Source data =>
****************

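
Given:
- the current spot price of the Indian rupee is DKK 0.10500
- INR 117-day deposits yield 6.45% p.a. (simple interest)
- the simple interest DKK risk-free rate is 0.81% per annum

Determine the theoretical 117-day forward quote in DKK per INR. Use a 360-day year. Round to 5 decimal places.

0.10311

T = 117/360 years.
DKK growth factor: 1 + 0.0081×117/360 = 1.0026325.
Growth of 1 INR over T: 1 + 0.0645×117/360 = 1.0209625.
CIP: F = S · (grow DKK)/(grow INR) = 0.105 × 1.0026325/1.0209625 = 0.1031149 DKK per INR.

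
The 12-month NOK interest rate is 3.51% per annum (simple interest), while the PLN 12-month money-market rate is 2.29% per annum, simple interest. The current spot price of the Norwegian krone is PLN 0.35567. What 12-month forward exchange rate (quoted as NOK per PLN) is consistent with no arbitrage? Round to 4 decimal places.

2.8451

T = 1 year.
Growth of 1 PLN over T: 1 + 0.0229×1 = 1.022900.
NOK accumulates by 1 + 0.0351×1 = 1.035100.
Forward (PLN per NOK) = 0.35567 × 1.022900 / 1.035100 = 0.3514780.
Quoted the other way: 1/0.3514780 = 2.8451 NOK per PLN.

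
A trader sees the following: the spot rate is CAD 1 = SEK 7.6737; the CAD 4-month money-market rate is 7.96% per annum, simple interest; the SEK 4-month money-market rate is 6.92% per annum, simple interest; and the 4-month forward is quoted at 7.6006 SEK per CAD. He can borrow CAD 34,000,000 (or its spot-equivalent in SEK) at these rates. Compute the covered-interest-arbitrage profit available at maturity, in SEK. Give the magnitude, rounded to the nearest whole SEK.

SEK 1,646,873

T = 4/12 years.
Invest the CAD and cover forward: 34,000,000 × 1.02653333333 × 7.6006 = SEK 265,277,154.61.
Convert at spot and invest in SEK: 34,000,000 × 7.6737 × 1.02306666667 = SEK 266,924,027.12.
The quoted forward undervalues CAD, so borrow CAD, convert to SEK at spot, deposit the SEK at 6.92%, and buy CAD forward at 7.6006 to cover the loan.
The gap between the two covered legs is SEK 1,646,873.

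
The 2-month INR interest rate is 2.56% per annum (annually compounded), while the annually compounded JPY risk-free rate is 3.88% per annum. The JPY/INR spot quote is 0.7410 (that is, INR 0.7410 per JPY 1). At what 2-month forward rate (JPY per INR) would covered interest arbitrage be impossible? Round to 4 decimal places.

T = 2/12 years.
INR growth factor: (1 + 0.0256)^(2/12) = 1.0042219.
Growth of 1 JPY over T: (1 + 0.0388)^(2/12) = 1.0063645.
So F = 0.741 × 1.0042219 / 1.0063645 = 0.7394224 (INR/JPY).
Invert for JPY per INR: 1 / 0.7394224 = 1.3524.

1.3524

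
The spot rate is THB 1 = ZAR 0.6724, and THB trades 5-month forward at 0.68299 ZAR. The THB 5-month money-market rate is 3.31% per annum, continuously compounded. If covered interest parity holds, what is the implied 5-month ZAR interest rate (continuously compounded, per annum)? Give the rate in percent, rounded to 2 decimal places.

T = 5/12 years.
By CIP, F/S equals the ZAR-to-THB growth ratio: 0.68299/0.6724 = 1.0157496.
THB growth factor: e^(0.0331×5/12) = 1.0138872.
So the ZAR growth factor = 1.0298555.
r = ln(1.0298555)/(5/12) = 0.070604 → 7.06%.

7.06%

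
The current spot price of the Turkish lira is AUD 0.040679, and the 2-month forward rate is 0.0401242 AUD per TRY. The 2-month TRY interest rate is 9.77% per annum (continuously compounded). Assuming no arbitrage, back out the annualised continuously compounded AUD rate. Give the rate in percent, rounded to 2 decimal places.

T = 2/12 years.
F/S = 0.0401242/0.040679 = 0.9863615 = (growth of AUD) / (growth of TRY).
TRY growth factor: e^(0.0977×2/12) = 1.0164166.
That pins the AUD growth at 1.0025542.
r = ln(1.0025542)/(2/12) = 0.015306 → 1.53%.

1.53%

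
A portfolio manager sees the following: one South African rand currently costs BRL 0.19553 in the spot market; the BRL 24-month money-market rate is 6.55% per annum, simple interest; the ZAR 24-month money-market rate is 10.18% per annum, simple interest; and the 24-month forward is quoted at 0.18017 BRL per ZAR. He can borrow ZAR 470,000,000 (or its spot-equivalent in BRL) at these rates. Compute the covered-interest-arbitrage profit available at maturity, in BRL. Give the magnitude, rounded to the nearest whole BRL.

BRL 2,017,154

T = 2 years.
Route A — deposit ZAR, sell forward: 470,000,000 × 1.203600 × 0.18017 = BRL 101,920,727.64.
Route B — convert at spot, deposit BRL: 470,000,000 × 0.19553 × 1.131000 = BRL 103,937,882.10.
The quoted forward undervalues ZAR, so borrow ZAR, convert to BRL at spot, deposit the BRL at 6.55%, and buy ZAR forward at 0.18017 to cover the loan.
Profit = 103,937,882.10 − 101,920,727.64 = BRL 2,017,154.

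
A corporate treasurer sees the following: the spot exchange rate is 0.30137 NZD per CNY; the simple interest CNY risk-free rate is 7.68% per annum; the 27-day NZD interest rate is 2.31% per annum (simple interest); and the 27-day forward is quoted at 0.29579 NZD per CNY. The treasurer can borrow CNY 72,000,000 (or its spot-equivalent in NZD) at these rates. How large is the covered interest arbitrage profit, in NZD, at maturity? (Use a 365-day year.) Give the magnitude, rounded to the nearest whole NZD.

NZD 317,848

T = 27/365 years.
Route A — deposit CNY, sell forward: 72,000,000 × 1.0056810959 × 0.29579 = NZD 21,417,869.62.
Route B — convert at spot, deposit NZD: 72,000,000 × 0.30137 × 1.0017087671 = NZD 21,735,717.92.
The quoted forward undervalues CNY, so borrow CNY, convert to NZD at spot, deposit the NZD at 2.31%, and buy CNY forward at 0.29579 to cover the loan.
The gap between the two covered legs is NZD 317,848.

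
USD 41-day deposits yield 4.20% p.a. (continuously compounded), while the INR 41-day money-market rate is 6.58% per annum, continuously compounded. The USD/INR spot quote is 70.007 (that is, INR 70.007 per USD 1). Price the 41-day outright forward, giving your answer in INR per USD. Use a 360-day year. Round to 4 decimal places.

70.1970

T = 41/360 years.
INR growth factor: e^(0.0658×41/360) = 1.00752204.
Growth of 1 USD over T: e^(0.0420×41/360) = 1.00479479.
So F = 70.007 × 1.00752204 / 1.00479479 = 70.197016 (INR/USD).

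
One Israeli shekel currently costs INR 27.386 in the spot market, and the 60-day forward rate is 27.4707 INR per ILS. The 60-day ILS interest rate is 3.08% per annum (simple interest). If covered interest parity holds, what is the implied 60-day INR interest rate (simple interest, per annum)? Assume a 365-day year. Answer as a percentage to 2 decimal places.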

****************

What the task requires => Every line above from the line with "- the current" to the line with "- the simple", inclusive, must be returned exactly; no other line belongs in the reply.

Answer box =>
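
- the current spot price of the Indian rupee is DKK 0.10500
- INR 117-day deposits yield 6.45% p.a. (simple interest)
- the simple interest DKK risk-free rate is 0.81% per annum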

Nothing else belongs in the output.